> _TASK TO CARRY OUT_: Every word of the listing should be reproduced without alteration.
= Beginning of Section =
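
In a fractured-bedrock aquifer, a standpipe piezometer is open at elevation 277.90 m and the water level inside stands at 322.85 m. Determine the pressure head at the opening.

Total head h = 322.85 m (the water-surface elevation in the piezometer).
Pressure head ψ = h − z = 322.85 − 277.90 = 44.95 m.

ψ ≈ 44.95 m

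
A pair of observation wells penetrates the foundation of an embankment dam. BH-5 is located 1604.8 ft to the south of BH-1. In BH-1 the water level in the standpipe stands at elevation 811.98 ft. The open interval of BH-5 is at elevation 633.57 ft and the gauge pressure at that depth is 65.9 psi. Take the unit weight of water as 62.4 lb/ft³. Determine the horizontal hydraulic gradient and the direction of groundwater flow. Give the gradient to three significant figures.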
= End of Section =
> _YOUR RESPONSE_:
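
In a fractured-bedrock aquifer, a standpipe piezometer is open at elevation 277.90 m and the water level inside stands at 322.85 m. Determine the pressure head at the opening.

Total head h = 322.85 m (the water-surface elevation in the piezometer).
Pressure head ψ = h − z = 322.85 − 277.90 = 44.95 m.

ψ ≈ 44.95 m

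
A pair of observation wells penetrates the foundation of an embankment dam. BH-5 is located 1604.8 ft to the south of BH-1. In BH-1 the water level in the standpipe stands at elevation 811.98 ft. The open interval of BH-5 is at elevation 633.57 ft and the gauge pressure at that depth is 65.9 psi. Take the unit weight of water as 62.4 lb/ft³. Determine the horizontal hydraulic gradient and the direction of groundwater flow. Give the gradient to three significant figures.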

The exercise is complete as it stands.